Input Block Start

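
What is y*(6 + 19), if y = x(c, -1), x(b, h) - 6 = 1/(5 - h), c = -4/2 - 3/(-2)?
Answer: 925/6 ≈ 154.17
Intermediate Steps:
c = -½ (c = -4*½ - 3*(-½) = -2 + 3/2 = -½ ≈ -0.50000)
x(b, h) = 6 + 1/(5 - h)
y = 37/6 (y = (-31 + 6*(-1))/(-5 - 1) = (-31 - 6)/(-6) = -⅙*(-37) = 37/6 ≈ 6.1667)
y*(6 + 19) = 37*(6 + 19)/6 = (37/6)*25 = 925/6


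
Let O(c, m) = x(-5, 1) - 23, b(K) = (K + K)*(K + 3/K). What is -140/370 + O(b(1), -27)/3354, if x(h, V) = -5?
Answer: -23996/62049 ≈ -0.38673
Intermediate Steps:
b(K) = 2*K*(K + 3/K) (b(K) = (2*K)*(K + 3/K) = 2*K*(K + 3/K))
O(c, m) = -28 (O(c, m) = -5 - 23 = -28)
-140/370 + O(b(1), -27)/3354 = -140/370 - 28/3354 = -140*1/370 - 28*1/3354 = -14/37 - 14/1677 = -23996/62049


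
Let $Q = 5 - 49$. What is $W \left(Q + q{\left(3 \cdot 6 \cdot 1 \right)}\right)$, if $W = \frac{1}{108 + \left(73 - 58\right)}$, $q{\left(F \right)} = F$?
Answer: $- \frac{26}{123} \approx -0.21138$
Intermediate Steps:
$Q = -44$ ($Q = 5 - 49 = -44$)
$W = \frac{1}{123}$ ($W = \frac{1}{108 + \left(73 - 58\right)} = \frac{1}{108 + 15} = \frac{1}{123} \approx 0.0081301$)
$W \left(Q + q{\left(3 \cdot 6 \cdot 1 \right)}\right) = \frac{-44 + 3 \cdot 6 \cdot 1}{123} = \frac{-44 + 18 \cdot 1}{123} = \frac{-44 + 18}{123} = \frac{1}{123} \left(-26\right) = - \frac{26}{123}$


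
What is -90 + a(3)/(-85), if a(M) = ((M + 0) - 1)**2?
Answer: -7654/85 ≈ -90.047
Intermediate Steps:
a(M) = (-1 + M)**2 (a(M) = (M - 1)**2 = (-1 + M)**2)
-90 + a(3)/(-85) = -90 + (-1 + 3)**2/(-85) = -90 + 2**2*(-1/85) = -90 + 4*(-1/85) = -90 - 4/85 = -7654/85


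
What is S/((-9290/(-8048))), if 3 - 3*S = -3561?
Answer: 4780512/4645 ≈ 1029.2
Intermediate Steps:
S = 1188 (S = 1 - 1/3*(-3561) = 1 + 1187 = 1188)
S/((-9290/(-8048))) = 1188/((-9290/(-8048))) = 1188/((-9290*(-1/8048))) = 1188/(4645/4024) = 1188*(4024/4645) = 4780512/4645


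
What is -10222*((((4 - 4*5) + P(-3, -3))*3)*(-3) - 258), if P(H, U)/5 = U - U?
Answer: 1165308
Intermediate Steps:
P(H, U) = 0 (P(H, U) = 5*(U - U) = 5*0 = 0)
-10222*((((4 - 4*5) + P(-3, -3))*3)*(-3) - 258) = -10222*((((4 - 4*5) + 0)*3)*(-3) - 258) = -10222*((((4 - 20) + 0)*3)*(-3) - 258) = -10222*(((-16 + 0)*3)*(-3) - 258) = -10222*(-16*3*(-3) - 258) = -10222*(-48*(-3) - 258) = -10222*(144 - 258) = -10222*(-114) = 1165308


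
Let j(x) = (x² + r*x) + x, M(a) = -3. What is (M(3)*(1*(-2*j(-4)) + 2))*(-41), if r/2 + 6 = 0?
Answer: -14514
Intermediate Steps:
r = -12 (r = -12 + 2*0 = -12 + 0 = -12)
j(x) = x² - 11*x (j(x) = (x² - 12*x) + x = x² - 11*x)
(M(3)*(1*(-2*j(-4)) + 2))*(-41) = -3*(1*(-(-8)*(-11 - 4)) + 2)*(-41) = -3*(1*(-(-8)*(-15)) + 2)*(-41) = -3*(1*(-2*60) + 2)*(-41) = -3*(1*(-120) + 2)*(-41) = -3*(-120 + 2)*(-41) = -3*(-118)*(-41) = 354*(-41) = -14514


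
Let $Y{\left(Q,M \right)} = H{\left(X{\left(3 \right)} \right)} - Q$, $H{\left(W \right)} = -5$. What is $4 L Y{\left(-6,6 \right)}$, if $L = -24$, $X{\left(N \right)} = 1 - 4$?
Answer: $-96$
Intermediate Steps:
$X{\left(N \right)} = -3$ ($X{\left(N \right)} = 1 - 4 = -3$)
$Y{\left(Q,M \right)} = -5 - Q$
$4 L Y{\left(-6,6 \right)} = 4 \left(-24\right) \left(-5 - -6\right) = - 96 \left(-5 + 6\right) = \left(-96\right) 1 = -96$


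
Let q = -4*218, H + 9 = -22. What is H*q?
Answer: 27032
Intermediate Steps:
H = -31 (H = -9 - 22 = -31)
q = -872 (q = -1*872 = -872)
H*q = -31*(-872) = 27032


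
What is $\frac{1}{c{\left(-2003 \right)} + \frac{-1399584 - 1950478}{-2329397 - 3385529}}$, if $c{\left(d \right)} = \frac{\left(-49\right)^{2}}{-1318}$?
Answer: $- \frac{3766136234}{4653077805} \approx -0.80939$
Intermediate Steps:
$c{\left(d \right)} = - \frac{2401}{1318}$ ($c{\left(d \right)} = 2401 \left(- \frac{1}{1318}\right) = - \frac{2401}{1318}$)
$\frac{1}{c{\left(-2003 \right)} + \frac{-1399584 - 1950478}{-2329397 - 3385529}} = \frac{1}{- \frac{2401}{1318} + \frac{-1399584 - 1950478}{-2329397 - 3385529}} = \frac{1}{- \frac{2401}{1318} - \frac{3350062}{-5714926}} = \frac{1}{- \frac{2401}{1318} - - \frac{1675031}{2857463}} = \frac{1}{- \frac{2401}{1318} + \frac{1675031}{2857463}} = \frac{1}{- \frac{4653077805}{3766136234}} = - \frac{3766136234}{4653077805}$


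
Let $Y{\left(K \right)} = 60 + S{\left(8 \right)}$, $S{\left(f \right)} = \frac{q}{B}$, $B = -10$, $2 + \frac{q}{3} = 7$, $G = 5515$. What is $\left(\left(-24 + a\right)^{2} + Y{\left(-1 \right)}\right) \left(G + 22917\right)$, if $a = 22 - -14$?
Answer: $5757480$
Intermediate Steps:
$q = 15$ ($q = -6 + 3 \cdot 7 = -6 + 21 = 15$)
$a = 36$ ($a = 22 + 14 = 36$)
$S{\left(f \right)} = - \frac{3}{2}$ ($S{\left(f \right)} = \frac{15}{-10} = 15 \left(- \frac{1}{10}\right) = - \frac{3}{2}$)
$Y{\left(K \right)} = \frac{117}{2}$ ($Y{\left(K \right)} = 60 - \frac{3}{2} = \frac{117}{2}$)
$\left(\left(-24 + a\right)^{2} + Y{\left(-1 \right)}\right) \left(G + 22917\right) = \left(\left(-24 + 36\right)^{2} + \frac{117}{2}\right) \left(5515 + 22917\right) = \left(12^{2} + \frac{117}{2}\right) 28432 = \left(144 + \frac{117}{2}\right) 28432 = \frac{405}{2} \cdot 28432 = 5757480$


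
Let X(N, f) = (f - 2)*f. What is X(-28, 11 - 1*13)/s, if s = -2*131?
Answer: -4/131 ≈ -0.030534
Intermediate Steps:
s = -262
X(N, f) = f*(-2 + f) (X(N, f) = (-2 + f)*f = f*(-2 + f))
X(-28, 11 - 1*13)/s = ((11 - 1*13)*(-2 + (11 - 1*13)))/(-262) = ((11 - 13)*(-2 + (11 - 13)))*(-1/262) = -2*(-2 - 2)*(-1/262) = -2*(-4)*(-1/262) = 8*(-1/262) = -4/131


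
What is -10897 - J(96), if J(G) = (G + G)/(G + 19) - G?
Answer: -1242307/115 ≈ -10803.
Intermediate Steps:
J(G) = -G + 2*G/(19 + G) (J(G) = (2*G)/(19 + G) - G = 2*G/(19 + G) - G = -G + 2*G/(19 + G))
-10897 - J(96) = -10897 - (-1)*96*(17 + 96)/(19 + 96) = -10897 - (-1)*96*113/115 = -10897 - 1*(-10848/115) = -10897 + 10848/115 = -1242307/115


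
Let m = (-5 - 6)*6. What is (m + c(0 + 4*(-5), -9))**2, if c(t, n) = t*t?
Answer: 111556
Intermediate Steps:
m = -66 (m = -11*6 = -66)
c(t, n) = t**2
(m + c(0 + 4*(-5), -9))**2 = (-66 + (0 + 4*(-5))**2)**2 = (-66 + (0 - 20)**2)**2 = (-66 + (-20)**2)**2 = (-66 + 400)**2 = 334**2 = 111556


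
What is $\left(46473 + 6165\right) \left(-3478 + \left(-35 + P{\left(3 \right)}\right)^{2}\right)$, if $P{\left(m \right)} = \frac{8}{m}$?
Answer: $- \frac{384134578}{3} \approx -1.2804 \cdot 10^{8}$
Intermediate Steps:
$\left(46473 + 6165\right) \left(-3478 + \left(-35 + P{\left(3 \right)}\right)^{2}\right) = \left(46473 + 6165\right) \left(-3478 + \left(-35 + \frac{8}{3}\right)^{2}\right) = 52638 \left(-3478 + \left(-35 + 8 \cdot \frac{1}{3}\right)^{2}\right) = 52638 \left(-3478 + \left(-35 + \frac{8}{3}\right)^{2}\right) = 52638 \left(-3478 + \left(- \frac{97}{3}\right)^{2}\right) = 52638 \left(-3478 + \frac{9409}{9}\right) = 52638 \left(- \frac{21893}{9}\right) = - \frac{384134578}{3}$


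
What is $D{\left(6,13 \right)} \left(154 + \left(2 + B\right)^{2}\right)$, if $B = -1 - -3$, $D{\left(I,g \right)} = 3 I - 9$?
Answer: $1530$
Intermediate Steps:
$D{\left(I,g \right)} = -9 + 3 I$
$B = 2$ ($B = -1 + 3 = 2$)
$D{\left(6,13 \right)} \left(154 + \left(2 + B\right)^{2}\right) = \left(-9 + 3 \cdot 6\right) \left(154 + \left(2 + 2\right)^{2}\right) = \left(-9 + 18\right) \left(154 + 4^{2}\right) = 9 \left(154 + 16\right) = 9 \cdot 170 = 1530$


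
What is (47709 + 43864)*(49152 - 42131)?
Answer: 642934033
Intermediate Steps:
(47709 + 43864)*(49152 - 42131) = 91573*7021 = 642934033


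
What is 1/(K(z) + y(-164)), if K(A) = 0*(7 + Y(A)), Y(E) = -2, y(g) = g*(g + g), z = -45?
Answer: 1/53792 ≈ 1.8590e-5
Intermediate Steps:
y(g) = 2*g² (y(g) = g*(2*g) = 2*g²)
K(A) = 0 (K(A) = 0*(7 - 2) = 0*5 = 0)
1/(K(z) + y(-164)) = 1/(0 + 2*(-164)²) = 1/(0 + 2*26896) = 1/(0 + 53792) = 1/53792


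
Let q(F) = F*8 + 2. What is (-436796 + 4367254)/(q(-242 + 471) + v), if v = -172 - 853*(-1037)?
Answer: 3930458/886223 ≈ 4.4351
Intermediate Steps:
q(F) = 2 + 8*F (q(F) = 8*F + 2 = 2 + 8*F)
v = 884389 (v = -172 + 884561 = 884389)
(-436796 + 4367254)/(q(-242 + 471) + v) = (-436796 + 4367254)/((2 + 8*(-242 + 471)) + 884389) = 3930458/((2 + 8*229) + 884389) = 3930458/((2 + 1832) + 884389) = 3930458/(1834 + 884389) = 3930458/886223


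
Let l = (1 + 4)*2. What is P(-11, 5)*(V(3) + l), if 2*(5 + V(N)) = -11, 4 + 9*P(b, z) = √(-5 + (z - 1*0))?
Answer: 2/9 ≈ 0.22222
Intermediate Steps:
P(b, z) = -4/9 + √(-5 + z)/9 (P(b, z) = -4/9 + √(-5 + (z - 1*0))/9 = -4/9 + √(-5 + (z + 0))/9 = -4/9 + √(-5 + z)/9)
V(N) = -21/2 (V(N) = -5 + (½)*(-11) = -5 - 11/2 = -21/2)
l = 10 (l = 5*2 = 10)
P(-11, 5)*(V(3) + l) = (-4/9 + √(-5 + 5)/9)*(-21/2 + 10) = (-4/9 + √0/9)*(-½) = (-4/9 + (⅑)*0)*(-½) = (-4/9 + 0)*(-½) = -4/9*(-½) = 2/9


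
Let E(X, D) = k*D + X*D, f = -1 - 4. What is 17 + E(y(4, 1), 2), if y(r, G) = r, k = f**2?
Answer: 75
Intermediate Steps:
f = -5
k = 25 (k = (-5)**2 = 25)
E(X, D) = 25*D + D*X (E(X, D) = 25*D + X*D = 25*D + D*X)
17 + E(y(4, 1), 2) = 17 + 2*(25 + 4) = 17 + 2*29 = 17 + 58 = 75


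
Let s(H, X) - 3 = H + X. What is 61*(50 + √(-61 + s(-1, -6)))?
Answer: 3050 + 61*I*√65 ≈ 3050.0 + 491.8*I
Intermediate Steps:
s(H, X) = 3 + H + X (s(H, X) = 3 + (H + X) = 3 + H + X)
61*(50 + √(-61 + s(-1, -6))) = 61*(50 + √(-61 + (3 - 1 - 6))) = 61*(50 + √(-61 - 4)) = 61*(50 + √(-65)) = 61*(50 + I*√65) = 3050 + 61*I*√65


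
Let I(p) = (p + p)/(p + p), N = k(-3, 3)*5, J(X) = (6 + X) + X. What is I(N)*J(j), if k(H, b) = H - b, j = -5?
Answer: -4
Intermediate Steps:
J(X) = 6 + 2*X
N = -30 (N = (-3 - 1*3)*5 = (-3 - 3)*5 = -6*5 = -30)
I(p) = 1 (I(p) = (2*p)/((2*p)) = (2*p)*(1/(2*p)) = 1)
I(N)*J(j) = 1*(6 + 2*(-5)) = 1*(6 - 10) = 1*(-4) = -4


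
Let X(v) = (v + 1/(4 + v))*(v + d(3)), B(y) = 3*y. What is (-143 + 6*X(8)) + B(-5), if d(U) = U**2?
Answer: 1333/2 ≈ 666.50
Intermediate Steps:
X(v) = (9 + v)*(v + 1/(4 + v)) (X(v) = (v + 1/(4 + v))*(v + 3**2) = (v + 1/(4 + v))*(v + 9) = (v + 1/(4 + v))*(9 + v) = (9 + v)*(v + 1/(4 + v)))
(-143 + 6*X(8)) + B(-5) = (-143 + 6*((9 + 8**3 + 13*8**2 + 37*8)/(4 + 8))) + 3*(-5) = (-143 + 6*((9 + 512 + 13*64 + 296)/12)) - 15 = (-143 + 6*((9 + 512 + 832 + 296)/12)) - 15 = (-143 + 6*((1/12)*1649)) - 15 = (-143 + 6*(1649/12)) - 15 = (-143 + 1649/2) - 15 = 1363/2 - 15 = 1333/2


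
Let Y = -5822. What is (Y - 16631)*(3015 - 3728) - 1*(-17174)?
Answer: 16026163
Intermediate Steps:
(Y - 16631)*(3015 - 3728) - 1*(-17174) = (-5822 - 16631)*(3015 - 3728) - 1*(-17174) = -22453*(-713) + 17174 = 16008989 + 17174 = 16026163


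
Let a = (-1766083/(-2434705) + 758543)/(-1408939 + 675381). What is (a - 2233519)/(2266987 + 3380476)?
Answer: -1994530409102771654/5043176920738150285 ≈ -0.39549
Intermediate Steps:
a = -923415100449/892998665195 (a = (-1766083*(-1/2434705) + 758543)/(-733558) = (1766083/2434705 + 758543)*(-1/733558) = (1846830200898/2434705)*(-1/733558) = -923415100449/892998665195 ≈ -1.0341)
(a - 2233519)/(2266987 + 3380476) = (-923415100449/892998665195 - 2233519)/(2266987 + 3380476) = -1994530409102771654/892998665195/5647463 = -1994530409102771654/892998665195*1/5647463 = -1994530409102771654/5043176920738150285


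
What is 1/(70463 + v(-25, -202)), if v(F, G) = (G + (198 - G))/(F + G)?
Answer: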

Input Block End

Problem >>
Nothing but the lines from the start of the data above through the line with "Answer: -23996/62049 ≈ -0.38673" should appear in your answer, copied exactly.

Response to this task >>
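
What is y*(6 + 19), if y = x(c, -1), x(b, h) - 6 = 1/(5 - h), c = -4/2 - 3/(-2)?
Answer: 925/6 ≈ 154.17
Intermediate Steps:
c = -½ (c = -4*½ - 3*(-½) = -2 + 3/2 = -½ ≈ -0.50000)
x(b, h) = 6 + 1/(5 - h)
y = 37/6 (y = (-31 + 6*(-1))/(-5 - 1) = (-31 - 6)/(-6) = -⅙*(-37) = 37/6 ≈ 6.1667)
y*(6 + 19) = 37*(6 + 19)/6 = (37/6)*25 = 925/6


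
Let O(c, m) = x(-5, 1) - 23, b(K) = (K + K)*(K + 3/K). What is -140/370 + O(b(1), -27)/3354, if x(h, V) = -5?
Answer: -23996/62049 ≈ -0.38673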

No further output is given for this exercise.